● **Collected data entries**
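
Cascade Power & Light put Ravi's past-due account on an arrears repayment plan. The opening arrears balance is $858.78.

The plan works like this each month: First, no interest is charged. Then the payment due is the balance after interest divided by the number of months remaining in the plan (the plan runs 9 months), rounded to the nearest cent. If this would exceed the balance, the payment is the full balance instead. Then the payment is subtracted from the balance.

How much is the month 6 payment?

Month 1: opening $858.78; payment $95.42; balance $763.36
Month 2: opening $763.36; payment $95.42; balance $667.94
Month 3: opening $667.94; payment $95.42; balance $572.52
Month 4: opening $572.52; payment $95.42; balance $477.10
Month 5: opening $477.10; payment $95.42; balance $381.68
Month 6: opening $381.68; payment $95.42; balance $286.26

$95.42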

● **Task requirements**
Scan the records for the string "plan". Copy each line in which it appears.

● **Exercise solution**
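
Cascade Power & Light put Ravi's past-due account on an arrears repayment plan. The opening arrears balance is $858.78.
The plan works like this each month: First, no interest is charged. Then the payment due is the balance after interest divided by the number of months remaining in the plan (the plan runs 9 months), rounded to the nearest cent. If this would exceed the balance, the payment is the full balance instead. Then the payment is subtracted from the balance.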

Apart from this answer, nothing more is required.